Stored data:
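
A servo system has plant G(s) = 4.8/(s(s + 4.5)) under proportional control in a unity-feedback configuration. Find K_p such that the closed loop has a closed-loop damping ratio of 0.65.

Closed-loop characteristic equation: s² + 4.5s + K_p·4.8 = 0.
So ω_n = √(4.8K_p) and 2ζω_n = 4.5, giving ζ = 4.5/(2√(4.8K_p)).
Setting ζ = 0.65: √(4.8K_p) = 4.5/(2·0.65) = 3.462, so K_p = 11.98/4.8 = 2.5.

K_p = 2.5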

■ INSTRUCTIONS FOR THE TASK
Print the records above once again, exactly as written.

■ RESULT OF THIS EXERCISE
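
A servo system has plant G(s) = 4.8/(s(s + 4.5)) under proportional control in a unity-feedback configuration. Find K_p such that the closed loop has a closed-loop damping ratio of 0.65.

Closed-loop characteristic equation: s² + 4.5s + K_p·4.8 = 0.
So ω_n = √(4.8K_p) and 2ζω_n = 4.5, giving ζ = 4.5/(2√(4.8K_p)).
Setting ζ = 0.65: √(4.8K_p) = 4.5/(2·0.65) = 3.462, so K_p = 11.98/4.8 = 2.5.

K_p = 2.5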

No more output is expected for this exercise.